#### EXERCISE DESCRIPTION
Scan the entries below for the word "manages". Copy each line that has it.

── GIVEN ENTRIES ──

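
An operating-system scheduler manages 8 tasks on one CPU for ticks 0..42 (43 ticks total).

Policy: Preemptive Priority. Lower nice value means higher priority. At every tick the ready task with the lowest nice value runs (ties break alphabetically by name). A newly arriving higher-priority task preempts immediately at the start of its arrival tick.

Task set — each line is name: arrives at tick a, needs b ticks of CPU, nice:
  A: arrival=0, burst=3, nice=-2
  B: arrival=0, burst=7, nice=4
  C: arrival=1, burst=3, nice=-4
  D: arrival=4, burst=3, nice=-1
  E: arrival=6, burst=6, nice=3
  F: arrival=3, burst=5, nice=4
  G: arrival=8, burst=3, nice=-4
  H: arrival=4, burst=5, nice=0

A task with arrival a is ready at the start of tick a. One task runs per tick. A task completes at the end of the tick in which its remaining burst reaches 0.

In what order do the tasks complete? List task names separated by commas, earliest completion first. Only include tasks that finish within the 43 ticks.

t=0: ready={A,B} → run A
t=1: ready={A,B,C} → run C
t=2: ready={A,B,C} → run C
t=3: ready={A,B,C,F} → run C
t=4: ready={A,B,D,F,H} → run A
t=5: ready={A,B,D,F,H} → run A
t=6: ready={B,D,E,F,H} → run D
t=7: ready={B,D,E,F,H} → run D
t=8: ready={B,D,E,F,G,H} → run G
t=9: ready={B,D,E,F,G,H} → run G
t=10: ready={B,D,E,F,G,H} → run G
t=11: ready={B,D,E,F,H} → run D
t=12: ready={B,E,F,H} → run H
t=13: ready={B,E,F,H} → run H
t=14: ready={B,E,F,H} → run H
t=15: ready={B,E,F,H} → run H
t=16: ready={B,E,F,H} → run H
t=17: ready={B,E,F} → run E
t=18: ready={B,E,F} → run E
t=19: ready={B,E,F} → run E
t=20: ready={B,E,F} → run E
t=21: ready={B,E,F} → run E
t=22: ready={B,E,F} → run E
t=23: ready={B,F} → run B
t=24: ready={B,F} → run B
t=25: ready={B,F} → run B
t=26: ready={B,F} → run B
t=27: ready={B,F} → run B
t=28: ready={B,F} → run B
t=29: ready={B,F} → run B
t=30: ready={F} → run F
t=31: ready={F} → run F
t=32: ready={F} → run F
t=33: ready={F} → run F
t=34: ready={F} → run F
t=35: (idle)
t=36: (idle)
t=37: (idle)
t=38: (idle)
t=39: (idle)
t=40: (idle)
t=41: (idle)
t=42: (idle)

completion order = C, A, G, D, H, E, B, F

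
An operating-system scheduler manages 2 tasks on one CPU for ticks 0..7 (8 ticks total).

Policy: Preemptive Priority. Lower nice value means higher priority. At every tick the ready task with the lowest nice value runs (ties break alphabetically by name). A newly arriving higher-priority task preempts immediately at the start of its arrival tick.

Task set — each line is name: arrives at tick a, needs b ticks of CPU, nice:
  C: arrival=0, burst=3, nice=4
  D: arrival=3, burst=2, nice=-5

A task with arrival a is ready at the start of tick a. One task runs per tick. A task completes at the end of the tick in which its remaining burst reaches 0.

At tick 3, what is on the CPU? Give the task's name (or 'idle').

t=0: ready={C} → run C
t=1: ready={C} → run C
t=2: ready={C} → run C
t=3: ready={D} → run D
t=4: ready={D} → run D
t=5: (idle)
t=6: (idle)
t=7: (idle)

running at tick 3 = D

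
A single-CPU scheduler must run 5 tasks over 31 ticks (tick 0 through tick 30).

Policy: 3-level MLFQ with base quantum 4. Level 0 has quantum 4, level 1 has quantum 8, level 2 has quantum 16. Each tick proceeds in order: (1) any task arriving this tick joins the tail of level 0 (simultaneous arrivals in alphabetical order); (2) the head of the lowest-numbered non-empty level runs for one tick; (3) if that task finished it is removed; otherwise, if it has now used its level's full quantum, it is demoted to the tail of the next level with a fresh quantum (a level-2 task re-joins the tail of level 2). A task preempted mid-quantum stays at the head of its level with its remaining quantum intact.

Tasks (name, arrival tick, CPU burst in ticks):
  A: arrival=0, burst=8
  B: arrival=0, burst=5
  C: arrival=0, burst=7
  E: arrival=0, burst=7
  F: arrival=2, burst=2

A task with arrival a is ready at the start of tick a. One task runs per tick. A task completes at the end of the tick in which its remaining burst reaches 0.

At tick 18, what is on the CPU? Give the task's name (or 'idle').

running at tick 18 = A

t=0: L0/L1/L2 = ABCE/-/- → run A
t=1: L0/L1/L2 = ABCE/-/- → run A
t=2: L0/L1/L2 = ABCEF/-/- → run A
t=3: L0/L1/L2 = ABCEF/-/- → run A
t=4: L0/L1/L2 = BCEF/A/- → run B
t=5: L0/L1/L2 = BCEF/A/- → run B
t=6: L0/L1/L2 = BCEF/A/- → run B
t=7: L0/L1/L2 = BCEF/A/- → run B
t=8: L0/L1/L2 = CEF/AB/- → run C
t=9: L0/L1/L2 = CEF/AB/- → run C
t=10: L0/L1/L2 = CEF/AB/- → run C
t=11: L0/L1/L2 = CEF/AB/- → run C
t=12: L0/L1/L2 = EF/ABC/- → run E
t=13: L0/L1/L2 = EF/ABC/- → run E
t=14: L0/L1/L2 = EF/ABC/- → run E
t=15: L0/L1/L2 = EF/ABC/- → run E
t=16: L0/L1/L2 = F/ABCE/- → run F
t=17: L0/L1/L2 = F/ABCE/- → run F
t=18: L0/L1/L2 = -/ABCE/- → run A
t=19: L0/L1/L2 = -/ABCE/- → run A
t=20: L0/L1/L2 = -/ABCE/- → run A
t=21: L0/L1/L2 = -/ABCE/- → run A
t=22: L0/L1/L2 = -/BCE/- → run B
t=23: L0/L1/L2 = -/CE/- → run C
t=24: L0/L1/L2 = -/CE/- → run C
t=25: L0/L1/L2 = -/CE/- → run C
t=26: L0/L1/L2 = -/E/- → run E
t=27: L0/L1/L2 = -/E/- → run E
t=28: L0/L1/L2 = -/E/- → run E
t=29: (idle)
t=30: (idle)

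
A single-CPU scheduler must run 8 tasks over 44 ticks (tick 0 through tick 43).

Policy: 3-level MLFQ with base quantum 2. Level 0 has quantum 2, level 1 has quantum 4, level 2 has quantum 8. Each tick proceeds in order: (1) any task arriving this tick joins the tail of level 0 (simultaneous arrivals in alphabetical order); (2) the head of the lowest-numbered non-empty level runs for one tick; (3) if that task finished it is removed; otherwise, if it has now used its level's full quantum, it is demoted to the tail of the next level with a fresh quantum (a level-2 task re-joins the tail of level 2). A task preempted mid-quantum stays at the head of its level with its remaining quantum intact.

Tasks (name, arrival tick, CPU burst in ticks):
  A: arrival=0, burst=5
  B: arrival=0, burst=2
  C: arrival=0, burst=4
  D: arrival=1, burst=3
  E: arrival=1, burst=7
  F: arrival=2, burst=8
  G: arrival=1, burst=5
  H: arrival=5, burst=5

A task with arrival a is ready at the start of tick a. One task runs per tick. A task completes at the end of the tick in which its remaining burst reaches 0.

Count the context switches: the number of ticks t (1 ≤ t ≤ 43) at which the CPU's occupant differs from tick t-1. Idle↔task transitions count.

context switches = 17

t=0: L0/L1/L2 = ABC/-/- → run A
t=1: L0/L1/L2 = ABCDEG/-/- → run A
t=2: L0/L1/L2 = BCDEGF/A/- → run B
t=3: L0/L1/L2 = BCDEGF/A/- → run B
t=4: L0/L1/L2 = CDEGF/A/- → run C
t=5: L0/L1/L2 = CDEGFH/A/- → run C
t=6: L0/L1/L2 = DEGFH/AC/- → run D
t=7: L0/L1/L2 = DEGFH/AC/- → run D
t=8: L0/L1/L2 = EGFH/ACD/- → run E
t=9: L0/L1/L2 = EGFH/ACD/- → run E
t=10: L0/L1/L2 = GFH/ACDE/- → run G
t=11: L0/L1/L2 = GFH/ACDE/- → run G
t=12: L0/L1/L2 = FH/ACDEG/- → run F
t=13: L0/L1/L2 = FH/ACDEG/- → run F
t=14: L0/L1/L2 = H/ACDEGF/- → run H
t=15: L0/L1/L2 = H/ACDEGF/- → run H
t=16: L0/L1/L2 = -/ACDEGFH/- → run A
t=17: L0/L1/L2 = -/ACDEGFH/- → run A
t=18: L0/L1/L2 = -/ACDEGFH/- → run A
t=19: L0/L1/L2 = -/CDEGFH/- → run C
t=20: L0/L1/L2 = -/CDEGFH/- → run C
t=21: L0/L1/L2 = -/DEGFH/- → run D
t=22: L0/L1/L2 = -/EGFH/- → run E
t=23: L0/L1/L2 = -/EGFH/- → run E
t=24: L0/L1/L2 = -/EGFH/- → run E
t=25: L0/L1/L2 = -/EGFH/- → run E
t=26: L0/L1/L2 = -/GFH/E → run G
t=27: L0/L1/L2 = -/GFH/E → run G
t=28: L0/L1/L2 = -/GFH/E → run G
t=29: L0/L1/L2 = -/FH/E → run F
t=30: L0/L1/L2 = -/FH/E → run F
t=31: L0/L1/L2 = -/FH/E → run F
t=32: L0/L1/L2 = -/FH/E → run F
t=33: L0/L1/L2 = -/H/EF → run H
t=34: L0/L1/L2 = -/H/EF → run H
t=35: L0/L1/L2 = -/H/EF → run H
t=36: L0/L1/L2 = -/-/EF → run E
t=37: L0/L1/L2 = -/-/F → run F
t=38: L0/L1/L2 = -/-/F → run F
t=39: (idle)
t=40: (idle)
t=41: (idle)
t=42: (idle)
t=43: (idle)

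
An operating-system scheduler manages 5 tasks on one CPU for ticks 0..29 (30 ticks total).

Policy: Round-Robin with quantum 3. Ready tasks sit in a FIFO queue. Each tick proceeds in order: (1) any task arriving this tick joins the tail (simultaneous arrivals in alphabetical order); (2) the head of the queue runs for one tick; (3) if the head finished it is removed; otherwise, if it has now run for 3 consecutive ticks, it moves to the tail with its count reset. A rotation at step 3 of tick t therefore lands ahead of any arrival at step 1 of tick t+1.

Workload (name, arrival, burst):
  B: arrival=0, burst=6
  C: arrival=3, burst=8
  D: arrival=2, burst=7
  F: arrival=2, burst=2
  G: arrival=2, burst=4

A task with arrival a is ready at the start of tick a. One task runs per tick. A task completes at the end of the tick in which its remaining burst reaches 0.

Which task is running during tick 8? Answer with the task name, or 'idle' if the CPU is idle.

running at tick 8 = G

t=0: queue=[B] q_used=0 → run B
t=1: queue=[B] q_used=1 → run B
t=2: queue=[B,D,F,G] q_used=2 → run B
t=3: queue=[D,F,G,B,C] q_used=0 → run D
t=4: queue=[D,F,G,B,C] q_used=1 → run D
t=5: queue=[D,F,G,B,C] q_used=2 → run D
t=6: queue=[F,G,B,C,D] q_used=0 → run F
t=7: queue=[F,G,B,C,D] q_used=1 → run F
t=8: queue=[G,B,C,D] q_used=0 → run G
t=9: queue=[G,B,C,D] q_used=1 → run G
t=10: queue=[G,B,C,D] q_used=2 → run G
t=11: queue=[B,C,D,G] q_used=0 → run B
t=12: queue=[B,C,D,G] q_used=1 → run B
t=13: queue=[B,C,D,G] q_used=2 → run B
t=14: queue=[C,D,G] q_used=0 → run C
t=15: queue=[C,D,G] q_used=1 → run C
t=16: queue=[C,D,G] q_used=2 → run C
t=17: queue=[D,G,C] q_used=0 → run D
t=18: queue=[D,G,C] q_used=1 → run D
t=19: queue=[D,G,C] q_used=2 → run D
t=20: queue=[G,C,D] q_used=0 → run G
t=21: queue=[C,D] q_used=0 → run C
t=22: queue=[C,D] q_used=1 → run C
t=23: queue=[C,D] q_used=2 → run C
t=24: queue=[D,C] q_used=0 → run D
t=25: queue=[C] q_used=0 → run C
t=26: queue=[C] q_used=1 → run C
t=27: (idle)
t=28: (idle)
t=29: (idle)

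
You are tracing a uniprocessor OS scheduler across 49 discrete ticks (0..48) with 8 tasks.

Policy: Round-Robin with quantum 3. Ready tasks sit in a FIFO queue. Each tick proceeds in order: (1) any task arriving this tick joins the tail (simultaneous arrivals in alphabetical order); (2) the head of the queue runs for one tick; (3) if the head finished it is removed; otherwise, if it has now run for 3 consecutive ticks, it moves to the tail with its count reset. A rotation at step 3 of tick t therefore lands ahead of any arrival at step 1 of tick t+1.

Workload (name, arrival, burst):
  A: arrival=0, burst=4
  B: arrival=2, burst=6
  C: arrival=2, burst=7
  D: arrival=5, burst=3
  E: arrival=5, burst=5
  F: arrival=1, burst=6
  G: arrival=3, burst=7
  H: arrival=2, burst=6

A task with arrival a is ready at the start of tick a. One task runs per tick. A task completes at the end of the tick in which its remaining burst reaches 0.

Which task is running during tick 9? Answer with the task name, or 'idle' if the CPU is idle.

t=0: queue=[A] q_used=0 → run A
t=1: queue=[A,F] q_used=1 → run A
t=2: queue=[A,F,B,C,H] q_used=2 → run A
t=3: queue=[F,B,C,H,A,G] q_used=0 → run F
t=4: queue=[F,B,C,H,A,G] q_used=1 → run F
t=5: queue=[F,B,C,H,A,G,D,E] q_used=2 → run F
t=6: queue=[B,C,H,A,G,D,E,F] q_used=0 → run B
t=7: queue=[B,C,H,A,G,D,E,F] q_used=1 → run B
t=8: queue=[B,C,H,A,G,D,E,F] q_used=2 → run B
t=9: queue=[C,H,A,G,D,E,F,B] q_used=0 → run C
t=10: queue=[C,H,A,G,D,E,F,B] q_used=1 → run C
t=11: queue=[C,H,A,G,D,E,F,B] q_used=2 → run C
t=12: queue=[H,A,G,D,E,F,B,C] q_used=0 → run H
t=13: queue=[H,A,G,D,E,F,B,C] q_used=1 → run H
t=14: queue=[H,A,G,D,E,F,B,C] q_used=2 → run H
t=15: queue=[A,G,D,E,F,B,C,H] q_used=0 → run A
t=16: queue=[G,D,E,F,B,C,H] q_used=0 → run G
t=17: queue=[G,D,E,F,B,C,H] q_used=1 → run G
t=18: queue=[G,D,E,F,B,C,H] q_used=2 → run G
t=19: queue=[D,E,F,B,C,H,G] q_used=0 → run D
t=20: queue=[D,E,F,B,C,H,G] q_used=1 → run D
t=21: queue=[D,E,F,B,C,H,G] q_used=2 → run D
t=22: queue=[E,F,B,C,H,G] q_used=0 → run E
t=23: queue=[E,F,B,C,H,G] q_used=1 → run E
t=24: queue=[E,F,B,C,H,G] q_used=2 → run E
t=25: queue=[F,B,C,H,G,E] q_used=0 → run F
t=26: queue=[F,B,C,H,G,E] q_used=1 → run F
t=27: queue=[F,B,C,H,G,E] q_used=2 → run F
t=28: queue=[B,C,H,G,E] q_used=0 → run B
t=29: queue=[B,C,H,G,E] q_used=1 → run B
t=30: queue=[B,C,H,G,E] q_used=2 → run B
t=31: queue=[C,H,G,E] q_used=0 → run C
t=32: queue=[C,H,G,E] q_used=1 → run C
t=33: queue=[C,H,G,E] q_used=2 → run C
t=34: queue=[H,G,E,C] q_used=0 → run H
t=35: queue=[H,G,E,C] q_used=1 → run H
t=36: queue=[H,G,E,C] q_used=2 → run H
t=37: queue=[G,E,C] q_used=0 → run G
t=38: queue=[G,E,C] q_used=1 → run G
t=39: queue=[G,E,C] q_used=2 → run G
t=40: queue=[E,C,G] q_used=0 → run E
t=41: queue=[E,C,G] q_used=1 → run E
t=42: queue=[C,G] q_used=0 → run C
t=43: queue=[G] q_used=0 → run G
t=44: (idle)
t=45: (idle)
t=46: (idle)
t=47: (idle)
t=48: (idle)

running at tick 9 = C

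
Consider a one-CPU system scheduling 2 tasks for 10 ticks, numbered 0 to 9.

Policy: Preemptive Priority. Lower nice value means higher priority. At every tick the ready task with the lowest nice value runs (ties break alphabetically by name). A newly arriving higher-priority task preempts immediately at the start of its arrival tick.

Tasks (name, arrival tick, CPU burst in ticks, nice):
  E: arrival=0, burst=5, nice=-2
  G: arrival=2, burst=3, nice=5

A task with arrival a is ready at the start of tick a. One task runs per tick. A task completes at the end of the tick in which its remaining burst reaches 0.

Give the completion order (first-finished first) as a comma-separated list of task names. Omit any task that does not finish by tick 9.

completion order = E, G

t=0: ready={E} → run E
t=1: ready={E} → run E
t=2: ready={E,G} → run E
t=3: ready={E,G} → run E
t=4: ready={E,G} → run E
t=5: ready={G} → run G
t=6: ready={G} → run G
t=7: ready={G} → run G
t=8: (idle)
t=9: (idle)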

───

#### RESULT FOR THIS TASK
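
An operating-system scheduler manages 8 tasks on one CPU for ticks 0..42 (43 ticks total).
An operating-system scheduler manages 2 tasks on one CPU for ticks 0..7 (8 ticks total).
An operating-system scheduler manages 5 tasks on one CPU for ticks 0..29 (30 ticks total).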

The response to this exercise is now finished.